(What the task asks) In the records below, find the lines that include the string "becomes" and report how many there are, nothing else.

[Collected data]
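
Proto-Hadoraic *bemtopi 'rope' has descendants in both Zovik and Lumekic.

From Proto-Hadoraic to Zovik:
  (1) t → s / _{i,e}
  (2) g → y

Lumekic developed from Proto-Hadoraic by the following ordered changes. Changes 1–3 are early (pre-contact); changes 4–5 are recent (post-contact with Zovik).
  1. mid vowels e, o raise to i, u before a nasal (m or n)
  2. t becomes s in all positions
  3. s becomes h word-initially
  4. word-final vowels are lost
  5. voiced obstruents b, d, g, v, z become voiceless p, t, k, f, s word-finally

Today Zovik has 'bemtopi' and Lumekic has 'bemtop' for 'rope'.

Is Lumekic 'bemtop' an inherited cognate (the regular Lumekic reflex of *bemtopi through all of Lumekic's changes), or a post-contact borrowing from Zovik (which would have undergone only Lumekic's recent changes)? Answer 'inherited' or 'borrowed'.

borrowed

If inherited, *bemtopi would pass through all of Lumekic's changes:
Lumekic: *bemtopi
  bemtopi → bimtopi   [pre-nasal raising]
  bimtopi → bimsopi   [unconditioned shift]
  bimsopi (rule 3 does not apply)
  bimsopi → bimsop   [apocope]
  bimsop (rule 5 does not apply)
  giving Lumekic bimsop.
If borrowed from Zovik 'bemtopi' after the early changes, it would undergo only the recent ones:
  rule 4 (apocope): bemtopi → bemtop
  rule 5 (final devoicing): no change (bemtop)
  ⇒ as a loan: bemtop
Lumekic 'bemtop' matches the loan outcome 'bemtop', not the inherited 'bimsop' — it skipped the early Lumekic changes, so it was borrowed from Zovik.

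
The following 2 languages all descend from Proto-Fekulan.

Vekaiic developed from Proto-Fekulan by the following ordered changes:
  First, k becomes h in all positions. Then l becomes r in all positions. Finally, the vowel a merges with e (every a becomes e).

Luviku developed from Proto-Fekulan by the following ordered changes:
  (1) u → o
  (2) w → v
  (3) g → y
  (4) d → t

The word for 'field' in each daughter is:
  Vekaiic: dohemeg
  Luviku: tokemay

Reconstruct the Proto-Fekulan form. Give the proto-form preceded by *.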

(Exercise solution) 3